Stored items
------------------------------------

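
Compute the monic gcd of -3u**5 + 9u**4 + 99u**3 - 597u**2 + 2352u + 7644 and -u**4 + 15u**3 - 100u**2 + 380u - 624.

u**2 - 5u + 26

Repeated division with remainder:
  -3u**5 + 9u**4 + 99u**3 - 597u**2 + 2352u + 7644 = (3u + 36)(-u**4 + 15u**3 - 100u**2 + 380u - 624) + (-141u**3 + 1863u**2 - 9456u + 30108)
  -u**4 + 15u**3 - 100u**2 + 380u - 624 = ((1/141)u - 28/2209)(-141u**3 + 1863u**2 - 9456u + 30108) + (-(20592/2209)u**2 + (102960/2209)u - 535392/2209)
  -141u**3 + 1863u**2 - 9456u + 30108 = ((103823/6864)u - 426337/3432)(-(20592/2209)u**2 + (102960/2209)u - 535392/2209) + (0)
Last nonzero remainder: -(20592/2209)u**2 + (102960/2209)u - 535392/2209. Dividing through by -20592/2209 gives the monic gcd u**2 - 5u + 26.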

------------------------------------

§ **WORK REQUEST**
Keeping every word and mark as it is, print the entries above.

§ **SOLUTION TO THIS EXERCISE**
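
Compute the monic gcd of -3u**5 + 9u**4 + 99u**3 - 597u**2 + 2352u + 7644 and -u**4 + 15u**3 - 100u**2 + 380u - 624.

u**2 - 5u + 26

Repeated division with remainder:
  -3u**5 + 9u**4 + 99u**3 - 597u**2 + 2352u + 7644 = (3u + 36)(-u**4 + 15u**3 - 100u**2 + 380u - 624) + (-141u**3 + 1863u**2 - 9456u + 30108)
  -u**4 + 15u**3 - 100u**2 + 380u - 624 = ((1/141)u - 28/2209)(-141u**3 + 1863u**2 - 9456u + 30108) + (-(20592/2209)u**2 + (102960/2209)u - 535392/2209)
  -141u**3 + 1863u**2 - 9456u + 30108 = ((103823/6864)u - 426337/3432)(-(20592/2209)u**2 + (102960/2209)u - 535392/2209) + (0)
Last nonzero remainder: -(20592/2209)u**2 + (102960/2209)u - 535392/2209. Dividing through by -20592/2209 gives the monic gcd u**2 - 5u + 26.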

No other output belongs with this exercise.